__WHAT TO WORK ON__
Pull every line that includes the word "hospitalisations" out of the data below and copy it.

__Source records__
-.-.-

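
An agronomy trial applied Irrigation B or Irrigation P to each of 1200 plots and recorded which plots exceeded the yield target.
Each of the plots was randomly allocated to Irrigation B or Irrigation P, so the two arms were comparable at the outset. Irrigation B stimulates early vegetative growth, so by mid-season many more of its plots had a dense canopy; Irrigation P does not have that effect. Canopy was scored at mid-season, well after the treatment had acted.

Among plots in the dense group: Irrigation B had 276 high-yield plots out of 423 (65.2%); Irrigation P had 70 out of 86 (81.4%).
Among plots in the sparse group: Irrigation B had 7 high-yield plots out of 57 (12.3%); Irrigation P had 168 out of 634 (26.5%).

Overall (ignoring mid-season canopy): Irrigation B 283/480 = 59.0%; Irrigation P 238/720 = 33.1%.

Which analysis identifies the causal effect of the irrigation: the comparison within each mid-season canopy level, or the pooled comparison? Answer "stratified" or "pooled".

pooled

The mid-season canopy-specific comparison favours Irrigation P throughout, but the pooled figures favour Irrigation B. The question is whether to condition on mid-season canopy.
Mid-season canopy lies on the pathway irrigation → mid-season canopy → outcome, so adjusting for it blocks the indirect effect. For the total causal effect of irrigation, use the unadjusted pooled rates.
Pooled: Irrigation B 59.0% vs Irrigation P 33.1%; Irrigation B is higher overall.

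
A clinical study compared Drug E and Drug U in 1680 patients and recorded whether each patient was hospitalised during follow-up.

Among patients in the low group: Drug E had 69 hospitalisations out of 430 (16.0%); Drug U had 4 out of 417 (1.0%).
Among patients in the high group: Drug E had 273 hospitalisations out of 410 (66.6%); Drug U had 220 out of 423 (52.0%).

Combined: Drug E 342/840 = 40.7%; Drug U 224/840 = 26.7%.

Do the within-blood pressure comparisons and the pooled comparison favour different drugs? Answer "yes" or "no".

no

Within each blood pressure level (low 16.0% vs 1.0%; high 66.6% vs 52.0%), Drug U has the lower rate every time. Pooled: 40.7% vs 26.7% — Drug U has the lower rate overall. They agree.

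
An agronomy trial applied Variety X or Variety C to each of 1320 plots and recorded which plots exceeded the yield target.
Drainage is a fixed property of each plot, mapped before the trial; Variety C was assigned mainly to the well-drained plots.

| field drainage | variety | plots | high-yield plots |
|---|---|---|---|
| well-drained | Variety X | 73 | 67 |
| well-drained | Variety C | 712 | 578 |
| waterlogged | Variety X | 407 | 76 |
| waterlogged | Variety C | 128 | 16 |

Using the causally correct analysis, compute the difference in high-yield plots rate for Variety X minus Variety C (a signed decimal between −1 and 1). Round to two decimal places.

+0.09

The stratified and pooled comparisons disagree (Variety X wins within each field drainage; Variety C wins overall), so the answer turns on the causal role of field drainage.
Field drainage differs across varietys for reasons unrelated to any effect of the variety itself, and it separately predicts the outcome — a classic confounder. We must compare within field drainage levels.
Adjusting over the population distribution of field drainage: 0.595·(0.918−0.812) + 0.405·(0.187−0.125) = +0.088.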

-.-.-

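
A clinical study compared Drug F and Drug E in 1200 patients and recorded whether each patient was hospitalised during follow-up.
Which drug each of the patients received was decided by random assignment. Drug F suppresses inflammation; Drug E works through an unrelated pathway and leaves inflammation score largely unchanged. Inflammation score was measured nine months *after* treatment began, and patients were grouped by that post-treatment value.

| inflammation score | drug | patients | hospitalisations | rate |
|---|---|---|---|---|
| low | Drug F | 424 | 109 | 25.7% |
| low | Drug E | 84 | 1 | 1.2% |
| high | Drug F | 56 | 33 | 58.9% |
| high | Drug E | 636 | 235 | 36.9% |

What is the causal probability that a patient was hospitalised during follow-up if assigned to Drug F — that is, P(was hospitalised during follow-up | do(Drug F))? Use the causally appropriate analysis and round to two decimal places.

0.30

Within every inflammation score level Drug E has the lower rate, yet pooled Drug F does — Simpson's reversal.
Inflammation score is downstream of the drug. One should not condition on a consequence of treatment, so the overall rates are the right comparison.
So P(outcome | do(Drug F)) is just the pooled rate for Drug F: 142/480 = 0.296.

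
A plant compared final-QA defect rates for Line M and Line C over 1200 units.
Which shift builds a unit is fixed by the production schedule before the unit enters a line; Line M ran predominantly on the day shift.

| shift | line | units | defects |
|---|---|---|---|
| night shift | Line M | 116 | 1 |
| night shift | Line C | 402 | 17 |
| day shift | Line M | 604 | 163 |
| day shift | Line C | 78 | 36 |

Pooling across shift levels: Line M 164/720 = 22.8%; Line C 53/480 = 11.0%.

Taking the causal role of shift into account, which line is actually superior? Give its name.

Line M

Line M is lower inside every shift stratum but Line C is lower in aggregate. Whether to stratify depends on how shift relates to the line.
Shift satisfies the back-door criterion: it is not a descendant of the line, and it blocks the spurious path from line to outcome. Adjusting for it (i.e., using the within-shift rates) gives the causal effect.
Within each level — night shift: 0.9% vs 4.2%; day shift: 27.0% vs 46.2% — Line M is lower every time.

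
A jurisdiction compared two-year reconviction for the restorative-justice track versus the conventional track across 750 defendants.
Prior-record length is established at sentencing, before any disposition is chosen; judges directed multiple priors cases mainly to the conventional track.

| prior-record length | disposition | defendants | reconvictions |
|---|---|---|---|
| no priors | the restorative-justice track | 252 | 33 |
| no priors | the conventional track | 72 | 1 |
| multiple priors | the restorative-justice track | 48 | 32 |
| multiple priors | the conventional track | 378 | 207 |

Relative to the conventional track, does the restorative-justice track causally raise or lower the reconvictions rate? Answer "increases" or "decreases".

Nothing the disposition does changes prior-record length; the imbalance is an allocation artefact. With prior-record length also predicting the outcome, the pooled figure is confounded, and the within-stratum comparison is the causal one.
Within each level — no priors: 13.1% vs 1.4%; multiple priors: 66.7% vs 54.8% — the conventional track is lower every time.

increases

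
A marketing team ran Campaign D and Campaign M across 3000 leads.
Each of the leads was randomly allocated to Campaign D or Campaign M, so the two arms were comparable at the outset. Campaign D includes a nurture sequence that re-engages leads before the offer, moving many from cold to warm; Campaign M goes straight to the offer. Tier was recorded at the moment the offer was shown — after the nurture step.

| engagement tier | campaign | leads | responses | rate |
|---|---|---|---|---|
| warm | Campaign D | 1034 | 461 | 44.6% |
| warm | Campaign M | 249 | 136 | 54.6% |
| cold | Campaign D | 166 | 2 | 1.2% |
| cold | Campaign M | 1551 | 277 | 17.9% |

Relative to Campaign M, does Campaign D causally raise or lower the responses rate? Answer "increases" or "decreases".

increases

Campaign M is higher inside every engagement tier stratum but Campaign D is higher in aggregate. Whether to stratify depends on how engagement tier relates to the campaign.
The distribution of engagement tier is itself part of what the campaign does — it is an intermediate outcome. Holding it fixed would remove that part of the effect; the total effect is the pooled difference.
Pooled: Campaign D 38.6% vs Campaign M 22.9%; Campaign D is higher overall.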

-.-.-

__ANSWER BOX__
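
Among patients in the low group: Drug E had 69 hospitalisations out of 430 (16.0%); Drug U had 4 out of 417 (1.0%).
Among patients in the high group: Drug E had 273 hospitalisations out of 410 (66.6%); Drug U had 220 out of 423 (52.0%).
| inflammation score | drug | patients | hospitalisations | rate |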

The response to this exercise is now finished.